# Activity:
Which lines in the records below contain the word "error"? Report each of them.

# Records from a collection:
□ □ □ □

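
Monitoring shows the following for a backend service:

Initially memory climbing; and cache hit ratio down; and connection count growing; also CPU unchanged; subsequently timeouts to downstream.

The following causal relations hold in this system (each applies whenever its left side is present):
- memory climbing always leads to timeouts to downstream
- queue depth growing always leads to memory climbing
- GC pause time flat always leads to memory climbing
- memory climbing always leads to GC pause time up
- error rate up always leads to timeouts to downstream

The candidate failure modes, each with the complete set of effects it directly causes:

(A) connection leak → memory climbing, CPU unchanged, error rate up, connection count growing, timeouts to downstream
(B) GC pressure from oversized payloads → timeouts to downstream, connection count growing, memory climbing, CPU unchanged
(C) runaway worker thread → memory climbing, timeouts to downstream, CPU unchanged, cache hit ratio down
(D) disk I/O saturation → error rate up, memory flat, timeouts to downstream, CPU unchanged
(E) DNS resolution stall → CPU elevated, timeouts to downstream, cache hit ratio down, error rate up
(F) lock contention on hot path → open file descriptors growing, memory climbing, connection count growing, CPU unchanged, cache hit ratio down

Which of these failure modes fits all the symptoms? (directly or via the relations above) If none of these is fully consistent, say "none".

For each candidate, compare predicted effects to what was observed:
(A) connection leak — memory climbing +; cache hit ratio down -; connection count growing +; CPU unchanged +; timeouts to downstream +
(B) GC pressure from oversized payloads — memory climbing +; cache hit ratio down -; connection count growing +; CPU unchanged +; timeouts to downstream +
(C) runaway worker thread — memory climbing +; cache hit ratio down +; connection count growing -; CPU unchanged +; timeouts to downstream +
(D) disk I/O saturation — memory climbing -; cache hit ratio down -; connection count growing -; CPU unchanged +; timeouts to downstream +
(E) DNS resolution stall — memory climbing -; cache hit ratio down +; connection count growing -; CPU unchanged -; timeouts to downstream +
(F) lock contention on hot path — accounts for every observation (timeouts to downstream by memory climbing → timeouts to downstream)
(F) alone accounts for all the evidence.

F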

□ □ □ □

# Response box:
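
- error rate up always leads to timeouts to downstream
(A) connection leak → memory climbing, CPU unchanged, error rate up, connection count growing, timeouts to downstream
(D) disk I/O saturation → error rate up, memory flat, timeouts to downstream, CPU unchanged
(E) DNS resolution stall → CPU elevated, timeouts to downstream, cache hit ratio down, error rate up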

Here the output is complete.